AVAILABLE DATA =
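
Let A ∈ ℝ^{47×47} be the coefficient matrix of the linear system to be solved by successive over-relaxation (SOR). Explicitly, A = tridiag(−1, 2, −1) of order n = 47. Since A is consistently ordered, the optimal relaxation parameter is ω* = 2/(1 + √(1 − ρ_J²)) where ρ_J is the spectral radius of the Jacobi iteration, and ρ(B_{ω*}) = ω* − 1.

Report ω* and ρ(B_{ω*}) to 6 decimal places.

ω* = 1.877224, ρ_SOR = 0.877224

n=47: λ(B_J) = 1 − λ(A)/2 = cos(kπ/48); k=1 gives ρ_J = 0.997859.
1 − cos²(π/48) = sin²(π/48) ⇒ √(1−ρ_J²) = sin(π/48) = 0.0654031.
ω* = 2 / (1 + 0.0654031) = 2 / 1.0654031 ≈ 1.877224.
ρ_SOR = ω* − 1 = 1.877224 − 1 = 0.877224.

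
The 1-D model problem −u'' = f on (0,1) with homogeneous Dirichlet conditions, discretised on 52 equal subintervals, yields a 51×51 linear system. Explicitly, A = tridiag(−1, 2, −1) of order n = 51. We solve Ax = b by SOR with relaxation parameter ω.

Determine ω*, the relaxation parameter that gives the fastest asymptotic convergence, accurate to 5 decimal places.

ω* = 1.88612

ρ_J = max_k |cos(kπ/52)| = cos(π/52) = 0.99818
√(1−ρ_J²) simplifies to sin(π/52) = 0.060378.
Then 2/(1+√(1−ρ_J²)) = 2/(1+0.060378); ω* = 2/1.060378 = 1.88612.
and ρ(B_{ω*}) = 1.88612 − 1 = 0.88612.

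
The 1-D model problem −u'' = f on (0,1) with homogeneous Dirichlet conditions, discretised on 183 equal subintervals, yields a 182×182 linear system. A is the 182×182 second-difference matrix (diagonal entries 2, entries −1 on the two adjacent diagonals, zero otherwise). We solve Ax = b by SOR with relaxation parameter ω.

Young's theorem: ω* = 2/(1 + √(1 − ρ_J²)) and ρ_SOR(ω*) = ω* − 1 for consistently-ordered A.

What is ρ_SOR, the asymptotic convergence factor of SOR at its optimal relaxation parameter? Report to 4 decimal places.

B_J for the 182×182 system has eigenvalues cos(kπ/183); ρ_J = cos(π/183) = 0.9999.
root = sin(π/183) = 0.01717  (since 1−cos² = sin²).
ω* = 2/(1+0.01717) = 1.9662
At ω = 1.9662 every |λ(B_ω)| = ω−1, so ρ_SOR = 0.9662.

ρ_SOR = 0.9662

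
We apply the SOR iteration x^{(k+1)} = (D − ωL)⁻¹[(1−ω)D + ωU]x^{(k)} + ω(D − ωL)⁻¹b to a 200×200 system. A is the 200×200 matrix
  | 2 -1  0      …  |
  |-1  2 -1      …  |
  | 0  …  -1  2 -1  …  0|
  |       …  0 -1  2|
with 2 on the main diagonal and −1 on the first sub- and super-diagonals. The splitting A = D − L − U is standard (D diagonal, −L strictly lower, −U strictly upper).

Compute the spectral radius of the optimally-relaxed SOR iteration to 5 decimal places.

With n=200, ρ(Jacobi) = cos(π/201) = 0.99988.
√(1−ρ_J²) = |sin(π/201)| = 0.015629
Then 2/(1+√(1−ρ_J²)) = 2/(1+0.015629); ω* = 2/1.015629 = 1.96922.
ρ_SOR = ω* − 1 ≈ 0.96922.

ρ_SOR = 0.96922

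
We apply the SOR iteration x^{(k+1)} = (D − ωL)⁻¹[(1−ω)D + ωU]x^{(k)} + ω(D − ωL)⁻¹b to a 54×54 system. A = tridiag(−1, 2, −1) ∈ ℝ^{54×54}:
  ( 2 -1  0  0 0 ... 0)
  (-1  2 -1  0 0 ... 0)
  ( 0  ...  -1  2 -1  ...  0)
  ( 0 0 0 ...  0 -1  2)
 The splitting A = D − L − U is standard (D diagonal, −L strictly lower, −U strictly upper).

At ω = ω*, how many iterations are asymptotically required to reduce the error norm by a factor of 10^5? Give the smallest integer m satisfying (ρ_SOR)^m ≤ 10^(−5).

m = 101

ρ_J = max_k |cos(kπ/55)| = cos(π/55) = 0.9983691
√(1−ρ_J²) = |sin(π/55)| = 0.0570888
So ω* = 2/1.0570888 = 1.8919886 (Young).
[ρ_SOR] ω* − 1 = 0.8919886.
Need (0.8919886)^m ≤ 10^(−5): m ≥ 5·ln10/|ln 0.8919886| = 11.5129/0.114302 = 100.724 ⇒ m = 101.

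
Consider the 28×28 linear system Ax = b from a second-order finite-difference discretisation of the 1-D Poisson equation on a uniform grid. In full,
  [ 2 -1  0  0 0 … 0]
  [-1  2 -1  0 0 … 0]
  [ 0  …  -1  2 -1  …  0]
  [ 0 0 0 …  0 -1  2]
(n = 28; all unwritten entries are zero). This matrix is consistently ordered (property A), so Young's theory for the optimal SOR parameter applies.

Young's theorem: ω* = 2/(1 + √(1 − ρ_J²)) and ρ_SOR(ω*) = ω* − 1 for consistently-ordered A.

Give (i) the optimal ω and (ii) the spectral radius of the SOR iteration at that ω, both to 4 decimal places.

ω* = 1.8049, ρ_SOR = 0.8049

½·tridiag(1,0,1) at n=28: λ_k = cos(kπ/29); max |λ| at k=1 ⇒ ρ_J = cos(π/29) ≈ 0.9941.
√(1−ρ_J²) simplifies to sin(π/29) = 0.10812.
ω* = 2 / (1 + 0.10812) = 2 / 1.10812 ≈ 1.8049.
and ρ(B_{ω*}) = 1.8049 − 1 = 0.8049.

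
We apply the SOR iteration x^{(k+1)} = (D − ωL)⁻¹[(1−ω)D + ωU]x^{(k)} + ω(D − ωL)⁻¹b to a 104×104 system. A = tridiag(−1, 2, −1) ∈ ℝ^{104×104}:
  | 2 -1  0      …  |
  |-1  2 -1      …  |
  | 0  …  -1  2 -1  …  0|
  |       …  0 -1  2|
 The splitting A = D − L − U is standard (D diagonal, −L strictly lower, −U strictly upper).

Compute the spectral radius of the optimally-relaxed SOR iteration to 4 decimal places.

ρ_SOR = 0.9419

With n=104, ρ(Jacobi) = cos(π/105) = 0.9996.
√(1 − cos²(π/105)) = sin(π/105) ≈ 0.02992.
So ω* = 2/1.02992 = 1.9419 (Young).
and ρ(B_{ω*}) = 1.9419 − 1 = 0.9419.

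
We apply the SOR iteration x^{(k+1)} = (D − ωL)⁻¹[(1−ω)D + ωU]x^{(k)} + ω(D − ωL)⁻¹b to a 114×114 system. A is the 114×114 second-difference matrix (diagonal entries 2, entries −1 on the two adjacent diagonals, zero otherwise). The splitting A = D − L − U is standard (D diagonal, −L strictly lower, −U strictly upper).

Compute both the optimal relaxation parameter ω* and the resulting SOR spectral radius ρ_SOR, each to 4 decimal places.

[ρ_J] n=114: ρ(B_J) = cos(π/(n+1)) = cos(π/115) = 0.9996.
root = sin(π/115) = 0.02731  (since 1−cos² = sin²).
So ω* = 2/1.02731 = 1.9468 (Young).
Hence ρ(B_{ω*}) = 1.9468 − 1 = 0.9468.

ω* = 1.9468, ρ_SOR = 0.9468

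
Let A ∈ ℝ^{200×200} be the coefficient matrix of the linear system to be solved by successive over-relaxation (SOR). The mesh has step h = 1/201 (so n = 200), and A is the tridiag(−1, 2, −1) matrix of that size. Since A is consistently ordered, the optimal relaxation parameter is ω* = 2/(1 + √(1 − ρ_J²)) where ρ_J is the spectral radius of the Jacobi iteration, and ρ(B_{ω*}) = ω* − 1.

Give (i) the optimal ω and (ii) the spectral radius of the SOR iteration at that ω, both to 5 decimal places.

ω* = 1.96922, ρ_SOR = 0.96922

[ρ_J] n=200: ρ(B_J) = cos(π/(n+1)) = cos(π/201) = 0.99988.
1 − cos²(π/201) = sin²(π/201) ⇒ √(1−ρ_J²) = sin(π/201) = 0.015629.
So ω* = 2/1.015629 = 1.96922 (Young).
ρ_SOR = ω* − 1 ≈ 0.96922.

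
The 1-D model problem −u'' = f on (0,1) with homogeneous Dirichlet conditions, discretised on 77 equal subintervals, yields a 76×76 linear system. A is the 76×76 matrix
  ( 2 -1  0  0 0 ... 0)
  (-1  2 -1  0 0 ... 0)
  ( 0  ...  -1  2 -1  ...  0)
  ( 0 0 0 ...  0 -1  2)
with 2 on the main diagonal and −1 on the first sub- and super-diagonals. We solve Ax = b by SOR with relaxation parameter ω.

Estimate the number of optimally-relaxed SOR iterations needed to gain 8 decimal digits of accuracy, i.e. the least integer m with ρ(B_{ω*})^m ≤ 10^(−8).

m = 226

[ρ_J] n=76: ρ(B_J) = cos(π/(n+1)) = cos(π/77) = 0.9991678.
√(1−ρ_J²) = |sin(π/77)| = 0.0407886
ω* = 2/(1 + 0.0407886) = 2/1.0407886 = 1.9216198.
ρ(B_{ω*}) = ω*−1 = 0.9216198
(0.9216198)^m ≤ 10^{−8}  ⇒  m·ln(0.9216198) ≤ −8·ln10  ⇒  m ≥ 225.682  ⇒  m = 226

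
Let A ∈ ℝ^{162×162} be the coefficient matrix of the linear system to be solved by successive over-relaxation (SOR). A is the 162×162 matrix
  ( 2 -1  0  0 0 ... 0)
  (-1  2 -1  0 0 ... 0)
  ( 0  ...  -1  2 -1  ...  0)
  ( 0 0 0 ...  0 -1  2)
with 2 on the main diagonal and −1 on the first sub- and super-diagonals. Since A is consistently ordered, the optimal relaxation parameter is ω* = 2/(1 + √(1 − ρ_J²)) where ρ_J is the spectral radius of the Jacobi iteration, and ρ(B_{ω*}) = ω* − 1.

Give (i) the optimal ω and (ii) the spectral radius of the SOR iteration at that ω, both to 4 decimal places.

n=162: λ(B_J) = 1 − λ(A)/2 = cos(kπ/163); k=1 gives ρ_J = 0.9998.
√(1 − cos²(π/163)) = sin(π/163) ≈ 0.01927.
[ω*] 2 ÷ (1 + 0.01927) = 2 ÷ 1.01927 = 1.9622.
At ω = 1.9622 every |λ(B_ω)| = ω−1, so ρ_SOR = 0.9622.

ω* = 1.9622, ρ_SOR = 0.9622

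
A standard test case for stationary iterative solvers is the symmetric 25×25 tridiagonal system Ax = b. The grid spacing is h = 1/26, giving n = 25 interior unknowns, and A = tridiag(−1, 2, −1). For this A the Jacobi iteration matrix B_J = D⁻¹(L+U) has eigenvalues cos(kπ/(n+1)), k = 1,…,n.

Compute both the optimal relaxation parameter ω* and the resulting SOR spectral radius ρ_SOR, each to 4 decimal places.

ω* = 1.7849, ρ_SOR = 0.7849

B_J for the 25×25 system has eigenvalues cos(kπ/26); ρ_J = cos(π/26) = 0.9927.
root = sin(π/26) = 0.12054  (since 1−cos² = sin²).
ω* = 2/(1+0.12054) = 1.7849
ρ(B_{ω*}) = ω*−1 = 0.7849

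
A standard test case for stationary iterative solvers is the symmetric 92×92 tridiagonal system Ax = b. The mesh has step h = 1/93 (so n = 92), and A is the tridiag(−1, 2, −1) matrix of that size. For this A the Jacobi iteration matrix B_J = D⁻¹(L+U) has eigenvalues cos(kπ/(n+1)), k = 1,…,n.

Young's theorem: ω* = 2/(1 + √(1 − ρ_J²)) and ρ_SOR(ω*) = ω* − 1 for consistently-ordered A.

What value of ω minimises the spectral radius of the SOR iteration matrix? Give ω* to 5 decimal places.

ω* = 1.93466

spectrum of D⁻¹(L+U) = {cos(kπ/93) : 1≤k≤92}; ρ_J = cos(π/93) = 0.99943.
1 − cos²(π/93) = sin²(π/93) ⇒ √(1−ρ_J²) = sin(π/93) = 0.033774.
ω* = 2 / (1 + 0.033774) = 2 / 1.033774 ≈ 1.93466.
Hence ρ(B_{ω*}) = 1.93466 − 1 = 0.93466.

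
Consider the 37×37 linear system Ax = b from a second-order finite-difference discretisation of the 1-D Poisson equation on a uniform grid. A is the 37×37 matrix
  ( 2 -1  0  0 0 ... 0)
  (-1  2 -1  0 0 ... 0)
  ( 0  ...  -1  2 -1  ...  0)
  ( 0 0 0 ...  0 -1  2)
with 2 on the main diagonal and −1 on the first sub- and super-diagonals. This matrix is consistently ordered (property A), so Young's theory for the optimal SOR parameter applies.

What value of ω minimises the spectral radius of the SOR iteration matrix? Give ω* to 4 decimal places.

ω* = 1.8474

spectrum of D⁻¹(L+U) = {cos(kπ/38) : 1≤k≤37}; ρ_J = cos(π/38) = 0.9966.
√(1 − cos²(π/38)) = sin(π/38) ≈ 0.08258.
ω* = 2/(1 + 0.08258) = 2/1.08258 = 1.8474.
and ρ(B_{ω*}) = 1.8474 − 1 = 0.8474.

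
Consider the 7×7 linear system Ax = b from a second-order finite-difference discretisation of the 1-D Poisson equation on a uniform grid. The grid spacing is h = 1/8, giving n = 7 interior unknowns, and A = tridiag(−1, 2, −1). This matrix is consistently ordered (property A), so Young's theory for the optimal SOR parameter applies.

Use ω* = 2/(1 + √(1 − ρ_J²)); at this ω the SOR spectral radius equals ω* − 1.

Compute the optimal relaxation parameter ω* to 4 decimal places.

ω* = 1.4465

ρ_J = max_k |cos(kπ/8)| = cos(π/8) = 0.9239
1 − cos²(π/8) = sin²(π/8) ⇒ √(1−ρ_J²) = sin(π/8) = 0.38268.
ω* = 2/(1 + 0.38268) = 2/1.38268 = 1.4465.
At ω = 1.4465 every |λ(B_ω)| = ω−1, so ρ_SOR = 0.4465.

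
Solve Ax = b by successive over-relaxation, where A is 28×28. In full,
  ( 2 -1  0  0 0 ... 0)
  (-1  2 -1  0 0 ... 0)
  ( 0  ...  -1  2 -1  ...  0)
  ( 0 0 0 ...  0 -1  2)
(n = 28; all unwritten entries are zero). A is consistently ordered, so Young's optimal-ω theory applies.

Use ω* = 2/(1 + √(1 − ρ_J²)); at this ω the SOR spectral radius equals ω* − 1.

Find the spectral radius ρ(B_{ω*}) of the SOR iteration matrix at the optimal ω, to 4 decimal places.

[ρ_J] n=28: ρ(B_J) = cos(π/(n+1)) = cos(π/29) = 0.9941.
√(1 − cos²(π/29)) = sin(π/29) ≈ 0.10812.
ω* = 2/(1 + 0.10812) = 2/1.10812 = 1.8049.
ρ_SOR = ω* − 1 = 1.8049 − 1 = 0.8049.

ρ_SOR = 0.8049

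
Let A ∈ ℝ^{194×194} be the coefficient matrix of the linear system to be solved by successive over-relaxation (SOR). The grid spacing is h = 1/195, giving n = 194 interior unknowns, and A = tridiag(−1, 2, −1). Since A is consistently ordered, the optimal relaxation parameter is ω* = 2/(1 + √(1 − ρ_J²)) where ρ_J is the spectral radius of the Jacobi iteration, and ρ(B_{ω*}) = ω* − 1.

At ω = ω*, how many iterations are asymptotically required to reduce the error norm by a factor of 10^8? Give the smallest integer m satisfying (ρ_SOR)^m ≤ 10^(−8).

½·tridiag(1,0,1) at n=194: λ_k = cos(kπ/195); max |λ| at k=1 ⇒ ρ_J = cos(π/195) ≈ 0.9998702.
√(1 − cos²(π/195)) = sin(π/195) ≈ 0.0161100.
[ω*] 2 ÷ (1 + 0.0161100) = 2 ÷ 1.0161100 = 1.9682908.
Hence ρ(B_{ω*}) = 1.9682908 − 1 = 0.9682908.
(0.9682908)^m ≤ 10^{−8}  ⇒  m·ln(0.9682908) ≤ −8·ln10  ⇒  m ≥ 571.667  ⇒  m = 572

m = 572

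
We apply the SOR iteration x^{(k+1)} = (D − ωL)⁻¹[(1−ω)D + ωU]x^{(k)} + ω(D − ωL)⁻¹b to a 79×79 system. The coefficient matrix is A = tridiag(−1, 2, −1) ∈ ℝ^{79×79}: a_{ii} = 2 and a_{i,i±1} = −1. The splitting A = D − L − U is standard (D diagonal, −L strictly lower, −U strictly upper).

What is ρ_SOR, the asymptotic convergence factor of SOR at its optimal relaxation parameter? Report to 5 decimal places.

B_J for the 79×79 system has eigenvalues cos(kπ/80); ρ_J = cos(π/80) = 0.99923.
√(1 − cos²(π/80)) = sin(π/80) ≈ 0.039260.
ω* = 2/(1 + 0.039260) = 2/1.039260 = 1.92445.
ρ_SOR = ω* − 1 ≈ 0.92445.

ρ_SOR = 0.92445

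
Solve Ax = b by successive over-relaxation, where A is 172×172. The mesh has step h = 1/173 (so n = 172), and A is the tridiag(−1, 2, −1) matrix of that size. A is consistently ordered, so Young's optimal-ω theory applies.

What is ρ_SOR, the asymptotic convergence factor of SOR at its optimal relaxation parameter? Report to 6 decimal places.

ρ_SOR = 0.964331

ρ_J = max_k |cos(kπ/173)| = cos(π/173) = 0.999835
1 − cos²(π/173) = sin²(π/173) ⇒ √(1−ρ_J²) = sin(π/173) = 0.0181585.
Young: ω* = 2/(1+√(1−ρ_J²)) = 2/(1+0.0181585) = 2/1.0181585 = 1.964331.
and ρ(B_{ω*}) = 1.964331 − 1 = 0.964331.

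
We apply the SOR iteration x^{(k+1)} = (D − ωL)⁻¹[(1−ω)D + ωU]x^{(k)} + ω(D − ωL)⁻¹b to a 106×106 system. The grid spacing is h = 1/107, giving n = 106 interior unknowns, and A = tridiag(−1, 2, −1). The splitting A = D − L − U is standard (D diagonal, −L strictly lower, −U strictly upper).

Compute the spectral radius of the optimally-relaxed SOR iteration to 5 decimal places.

ρ_SOR = 0.94296

n=106: λ(B_J) = 1 − λ(A)/2 = cos(kπ/107); k=1 gives ρ_J = 0.99957.
√(1−ρ_J²) simplifies to sin(π/107) = 0.029356.
ω* = 2 / (1 + 0.029356) = 2 / 1.029356 ≈ 1.94296.
and ρ(B_{ω*}) = 1.94296 − 1 = 0.94296.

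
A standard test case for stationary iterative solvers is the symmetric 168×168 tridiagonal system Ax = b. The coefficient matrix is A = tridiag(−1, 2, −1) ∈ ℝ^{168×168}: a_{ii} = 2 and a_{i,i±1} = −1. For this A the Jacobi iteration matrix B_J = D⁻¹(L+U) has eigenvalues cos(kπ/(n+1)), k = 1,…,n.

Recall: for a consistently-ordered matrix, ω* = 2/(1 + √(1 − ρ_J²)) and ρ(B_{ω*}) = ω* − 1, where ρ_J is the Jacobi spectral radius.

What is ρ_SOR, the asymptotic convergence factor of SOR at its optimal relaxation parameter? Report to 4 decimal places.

ρ_SOR = 0.9635

½·tridiag(1,0,1) at n=168: λ_k = cos(kπ/169); max |λ| at k=1 ⇒ ρ_J = cos(π/169) ≈ 0.9998.
√(1−ρ_J²) = |sin(π/169)| = 0.01859
Young: ω* = 2/(1+√(1−ρ_J²)) = 2/(1+0.01859) = 2/1.01859 = 1.9635.
and ρ(B_{ω*}) = 1.9635 − 1 = 0.9635.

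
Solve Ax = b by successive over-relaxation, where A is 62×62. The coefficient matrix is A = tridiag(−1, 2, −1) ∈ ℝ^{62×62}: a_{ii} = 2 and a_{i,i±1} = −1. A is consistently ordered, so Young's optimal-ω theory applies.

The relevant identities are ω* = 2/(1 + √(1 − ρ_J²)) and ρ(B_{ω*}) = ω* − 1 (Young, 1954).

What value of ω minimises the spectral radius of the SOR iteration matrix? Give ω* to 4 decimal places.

ω* = 1.9050

½·tridiag(1,0,1) at n=62: λ_k = cos(kπ/63); max |λ| at k=1 ⇒ ρ_J = cos(π/63) ≈ 0.9988.
root = sin(π/63) = 0.04985  (since 1−cos² = sin²).
ω* = 2/(1 + 0.04985) = 2/1.04985 = 1.9050.
ρ(B_{ω*}) = ω*−1 = 0.9050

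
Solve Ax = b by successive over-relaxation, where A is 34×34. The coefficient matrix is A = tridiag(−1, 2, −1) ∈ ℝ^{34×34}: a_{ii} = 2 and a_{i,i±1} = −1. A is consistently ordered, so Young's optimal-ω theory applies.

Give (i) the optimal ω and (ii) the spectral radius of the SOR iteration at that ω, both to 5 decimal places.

ρ_J = max_k |cos(kπ/35)| = cos(π/35) = 0.99597
root = sin(π/35) = 0.089639  (since 1−cos² = sin²).
ω* = 2/(1+0.089639) = 1.83547
[ρ_SOR] ω* − 1 = 0.83547.

ω* = 1.83547, ρ_SOR = 0.83547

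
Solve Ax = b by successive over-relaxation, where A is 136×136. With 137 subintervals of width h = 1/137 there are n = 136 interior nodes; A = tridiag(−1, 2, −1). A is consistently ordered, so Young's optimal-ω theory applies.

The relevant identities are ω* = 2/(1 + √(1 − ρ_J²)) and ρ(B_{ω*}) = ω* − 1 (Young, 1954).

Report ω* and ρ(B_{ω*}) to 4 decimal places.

ω* = 1.9552, ρ_SOR = 0.9552

½·tridiag(1,0,1) at n=136: λ_k = cos(kπ/137); max |λ| at k=1 ⇒ ρ_J = cos(π/137) ≈ 0.9997.
root = sin(π/137) = 0.02293  (since 1−cos² = sin²).
Young: ω* = 2/(1+√(1−ρ_J²)) = 2/(1+0.02293) = 2/1.02293 = 1.9552.
ρ_SOR = ω* − 1 ≈ 0.9552.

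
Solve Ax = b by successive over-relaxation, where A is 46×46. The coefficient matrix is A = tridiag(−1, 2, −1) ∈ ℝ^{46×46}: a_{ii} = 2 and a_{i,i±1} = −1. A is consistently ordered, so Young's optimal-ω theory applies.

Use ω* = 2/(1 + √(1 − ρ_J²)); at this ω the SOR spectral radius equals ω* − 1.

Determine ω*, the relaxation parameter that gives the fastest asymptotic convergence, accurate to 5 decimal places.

B_J for the 46×46 system has eigenvalues cos(kπ/47); ρ_J = cos(π/47) = 0.99777.
root = sin(π/47) = 0.066793  (since 1−cos² = sin²).
So ω* = 2/1.066793 = 1.87478 (Young).
ρ_SOR = ω* − 1 ≈ 0.87478.

ω* = 1.87478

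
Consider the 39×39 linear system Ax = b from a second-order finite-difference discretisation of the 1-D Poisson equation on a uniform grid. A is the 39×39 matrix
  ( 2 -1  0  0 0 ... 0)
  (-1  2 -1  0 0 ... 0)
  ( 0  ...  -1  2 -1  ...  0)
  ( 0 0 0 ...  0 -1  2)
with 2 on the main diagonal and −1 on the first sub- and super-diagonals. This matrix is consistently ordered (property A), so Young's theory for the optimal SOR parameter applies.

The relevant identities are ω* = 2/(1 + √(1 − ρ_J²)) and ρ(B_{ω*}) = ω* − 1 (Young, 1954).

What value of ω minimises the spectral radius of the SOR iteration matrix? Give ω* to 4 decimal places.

½·tridiag(1,0,1) at n=39: λ_k = cos(kπ/40); max |λ| at k=1 ⇒ ρ_J = cos(π/40) ≈ 0.9969.
√(1−ρ_J²) simplifies to sin(π/40) = 0.07846.
ω* = 2/(1+0.07846) = 1.8545
ρ_SOR = ω* − 1 = 1.8545 − 1 = 0.8545.

ω* = 1.8545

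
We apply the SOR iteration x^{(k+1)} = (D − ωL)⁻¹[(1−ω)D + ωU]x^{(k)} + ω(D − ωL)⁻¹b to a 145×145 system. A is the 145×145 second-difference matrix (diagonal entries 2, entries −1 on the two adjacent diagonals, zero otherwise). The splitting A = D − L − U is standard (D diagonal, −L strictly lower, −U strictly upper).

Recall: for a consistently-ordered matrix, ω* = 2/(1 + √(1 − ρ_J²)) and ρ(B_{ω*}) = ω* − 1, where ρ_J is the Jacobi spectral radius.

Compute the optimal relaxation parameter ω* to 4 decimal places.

ω* = 1.9579

[ρ_J] n=145: ρ(B_J) = cos(π/(n+1)) = cos(π/146) = 0.9998.
√(1 − cos²(π/146)) = sin(π/146) ≈ 0.02152.
ω* = 2/(1+0.02152) = 1.9579
ρ_SOR = ω* − 1 ≈ 0.9579.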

EXERCISE GOAL = Reproduce every line of the material above that has the string "adjacent".

ANSWER TO THIS TASK =
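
The 1-D model problem −u'' = f on (0,1) with homogeneous Dirichlet conditions, discretised on 183 equal subintervals, yields a 182×182 linear system. A is the 182×182 second-difference matrix (diagonal entries 2, entries −1 on the two adjacent diagonals, zero otherwise). We solve Ax = b by SOR with relaxation parameter ω.
We apply the SOR iteration x^{(k+1)} = (D − ωL)⁻¹[(1−ω)D + ωU]x^{(k)} + ω(D − ωL)⁻¹b to a 114×114 system. A is the 114×114 second-difference matrix (diagonal entries 2, entries −1 on the two adjacent diagonals, zero otherwise). The splitting A = D − L − U is standard (D diagonal, −L strictly lower, −U strictly upper).
We apply the SOR iteration x^{(k+1)} = (D − ωL)⁻¹[(1−ω)D + ωU]x^{(k)} + ω(D − ωL)⁻¹b to a 145×145 system. A is the 145×145 second-difference matrix (diagonal entries 2, entries −1 on the two adjacent diagonals, zero otherwise). The splitting A = D − L − U is standard (D diagonal, −L strictly lower, −U strictly upper).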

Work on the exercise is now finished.